- [What you are asked to do] Reproduce the records below in their entirety, character for character.

- [Information supplied]
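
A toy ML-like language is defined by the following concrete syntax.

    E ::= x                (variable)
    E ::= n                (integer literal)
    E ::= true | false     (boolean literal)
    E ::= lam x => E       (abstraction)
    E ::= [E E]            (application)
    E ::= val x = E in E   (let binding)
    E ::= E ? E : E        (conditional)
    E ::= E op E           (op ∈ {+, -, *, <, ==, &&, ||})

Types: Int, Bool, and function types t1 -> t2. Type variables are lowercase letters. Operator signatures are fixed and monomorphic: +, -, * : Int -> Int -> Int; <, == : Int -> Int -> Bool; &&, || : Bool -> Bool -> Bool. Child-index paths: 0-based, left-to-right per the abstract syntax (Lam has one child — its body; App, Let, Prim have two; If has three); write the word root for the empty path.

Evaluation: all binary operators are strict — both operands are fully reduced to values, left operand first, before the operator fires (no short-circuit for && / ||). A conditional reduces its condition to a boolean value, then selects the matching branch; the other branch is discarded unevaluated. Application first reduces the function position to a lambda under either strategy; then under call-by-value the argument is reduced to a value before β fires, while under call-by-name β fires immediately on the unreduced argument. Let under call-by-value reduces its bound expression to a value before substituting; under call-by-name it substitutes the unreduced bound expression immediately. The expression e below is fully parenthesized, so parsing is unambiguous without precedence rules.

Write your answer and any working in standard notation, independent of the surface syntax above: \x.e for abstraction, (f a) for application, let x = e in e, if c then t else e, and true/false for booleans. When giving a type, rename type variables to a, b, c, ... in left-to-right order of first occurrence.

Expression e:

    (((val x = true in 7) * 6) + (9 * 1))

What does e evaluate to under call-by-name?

Answer: 51

Working:
step 0: (((let x = true in 7) * 6) + (9 * 1))
step 1: [let@0.0] ((7 * 6) + (9 * 1))
step 2: [delta@0] (42 + (9 * 1))
step 3: [delta@1] (42 + 9)
step 4: [delta@root] 51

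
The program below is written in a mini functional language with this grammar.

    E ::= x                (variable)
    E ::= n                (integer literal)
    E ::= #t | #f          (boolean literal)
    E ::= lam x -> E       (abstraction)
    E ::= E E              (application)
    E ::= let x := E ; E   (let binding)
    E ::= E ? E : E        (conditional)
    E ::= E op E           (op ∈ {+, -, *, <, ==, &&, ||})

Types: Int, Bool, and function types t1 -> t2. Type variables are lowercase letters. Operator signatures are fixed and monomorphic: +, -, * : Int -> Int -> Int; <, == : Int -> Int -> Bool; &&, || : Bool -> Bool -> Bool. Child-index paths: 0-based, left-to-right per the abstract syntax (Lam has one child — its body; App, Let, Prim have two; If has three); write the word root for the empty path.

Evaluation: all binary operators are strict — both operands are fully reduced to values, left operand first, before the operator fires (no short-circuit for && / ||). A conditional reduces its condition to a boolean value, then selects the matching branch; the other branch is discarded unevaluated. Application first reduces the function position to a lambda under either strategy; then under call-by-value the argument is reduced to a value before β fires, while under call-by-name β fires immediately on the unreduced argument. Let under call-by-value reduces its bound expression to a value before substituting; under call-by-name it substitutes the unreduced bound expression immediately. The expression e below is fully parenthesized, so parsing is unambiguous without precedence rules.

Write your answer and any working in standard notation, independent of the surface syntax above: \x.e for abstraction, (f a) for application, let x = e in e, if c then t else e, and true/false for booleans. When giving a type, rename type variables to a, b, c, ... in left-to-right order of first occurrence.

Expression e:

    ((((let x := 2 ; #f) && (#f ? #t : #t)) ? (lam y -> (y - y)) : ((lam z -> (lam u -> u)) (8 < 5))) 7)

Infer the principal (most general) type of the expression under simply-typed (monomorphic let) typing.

Answer: Int

Derivation:
let x : Int
  unify Bool ~ Bool
  unify Bool ~ Bool
  unify Bool ~ Bool
  unify Bool ~ Bool
  unify Bool ~ Bool
y : a
  unify a ~ Int
y : Int
  unify Int ~ Int
\y._ : Int -> Int
u : c
\u._ : c -> c
\z._ : b -> c -> c
  unify Int ~ Int
  unify Int ~ Int
  unify b -> c -> c ~ Bool -> d
  unify b ~ Bool
  unify c -> c ~ d
_ _ : c -> c
  unify Int -> Int ~ c -> c
  unify Int ~ c
  unify Int ~ Int
  unify Int -> Int ~ Int -> e
  unify Int ~ Int
  unify Int ~ e
_ _ : Int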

- [Task answer]
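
A toy ML-like language is defined by the following concrete syntax.

    E ::= x                (variable)
    E ::= n                (integer literal)
    E ::= true | false     (boolean literal)
    E ::= lam x => E       (abstraction)
    E ::= [E E]            (application)
    E ::= val x = E in E   (let binding)
    E ::= E ? E : E        (conditional)
    E ::= E op E           (op ∈ {+, -, *, <, ==, &&, ||})

Types: Int, Bool, and function types t1 -> t2. Type variables are lowercase letters. Operator signatures are fixed and monomorphic: +, -, * : Int -> Int -> Int; <, == : Int -> Int -> Bool; &&, || : Bool -> Bool -> Bool. Child-index paths: 0-based, left-to-right per the abstract syntax (Lam has one child — its body; App, Let, Prim have two; If has three); write the word root for the empty path.

Evaluation: all binary operators are strict — both operands are fully reduced to values, left operand first, before the operator fires (no short-circuit for && / ||). A conditional reduces its condition to a boolean value, then selects the matching branch; the other branch is discarded unevaluated. Application first reduces the function position to a lambda under either strategy; then under call-by-value the argument is reduced to a value before β fires, while under call-by-name β fires immediately on the unreduced argument. Let under call-by-value reduces its bound expression to a value before substituting; under call-by-name it substitutes the unreduced bound expression immediately. The expression e below is fully parenthesized, so parsing is unambiguous without precedence rules.

Write your answer and any working in standard notation, independent of the surface syntax above: \x.e for abstraction, (f a) for application, let x = e in e, if c then t else e, and true/false for booleans. When giving a type, rename type variables to a, b, c, ... in left-to-right order of first occurrence.

Expression e:

    (((val x = true in 7) * 6) + (9 * 1))

What does e evaluate to under call-by-name?

Answer: 51

Working:
step 0: (((let x = true in 7) * 6) + (9 * 1))
step 1: [let@0.0] ((7 * 6) + (9 * 1))
step 2: [delta@0] (42 + (9 * 1))
step 3: [delta@1] (42 + 9)
step 4: [delta@root] 51

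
The program below is written in a mini functional language with this grammar.

    E ::= x                (variable)
    E ::= n                (integer literal)
    E ::= #t | #f          (boolean literal)
    E ::= lam x -> E       (abstraction)
    E ::= E E              (application)
    E ::= let x := E ; E   (let binding)
    E ::= E ? E : E        (conditional)
    E ::= E op E           (op ∈ {+, -, *, <, ==, &&, ||})

Types: Int, Bool, and function types t1 -> t2. Type variables are lowercase letters. Operator signatures are fixed and monomorphic: +, -, * : Int -> Int -> Int; <, == : Int -> Int -> Bool; &&, || : Bool -> Bool -> Bool. Child-index paths: 0-based, left-to-right per the abstract syntax (Lam has one child — its body; App, Let, Prim have two; If has three); write the word root for the empty path.

Evaluation: all binary operators are strict — both operands are fully reduced to values, left operand first, before the operator fires (no short-circuit for && / ||). A conditional reduces its condition to a boolean value, then selects the matching branch; the other branch is discarded unevaluated. Application first reduces the function position to a lambda under either strategy; then under call-by-value the argument is reduced to a value before β fires, while under call-by-name β fires immediately on the unreduced argument. Let under call-by-value reduces its bound expression to a value before substituting; under call-by-name it substitutes the unreduced bound expression immediately. The expression e below is fully parenthesized, so parsing is unambiguous without precedence rules.

Write your answer and any working in standard notation, independent of the surface syntax above: \x.e for abstraction, (f a) for application, let x = e in e, if c then t else e, and true/false for booleans. When giving a type, rename type variables to a, b, c, ... in left-to-right order of first occurrence.

Expression e:

    ((((let x := 2 ; #f) && (#f ? #t : #t)) ? (lam y -> (y - y)) : ((lam z -> (lam u -> u)) (8 < 5))) 7)

Infer the principal (most general) type of the expression under simply-typed (monomorphic let) typing.

Answer: Int

Derivation:
let x : Int
  unify Bool ~ Bool
  unify Bool ~ Bool
  unify Bool ~ Bool
  unify Bool ~ Bool
  unify Bool ~ Bool
y : a
  unify a ~ Int
y : Int
  unify Int ~ Int
\y._ : Int -> Int
u : c
\u._ : c -> c
\z._ : b -> c -> c
  unify Int ~ Int
  unify Int ~ Int
  unify b -> c -> c ~ Bool -> d
  unify b ~ Bool
  unify c -> c ~ d
_ _ : c -> c
  unify Int -> Int ~ c -> c
  unify Int ~ c
  unify Int ~ Int
  unify Int -> Int ~ Int -> e
  unify Int ~ Int
  unify Int ~ e
_ _ : Int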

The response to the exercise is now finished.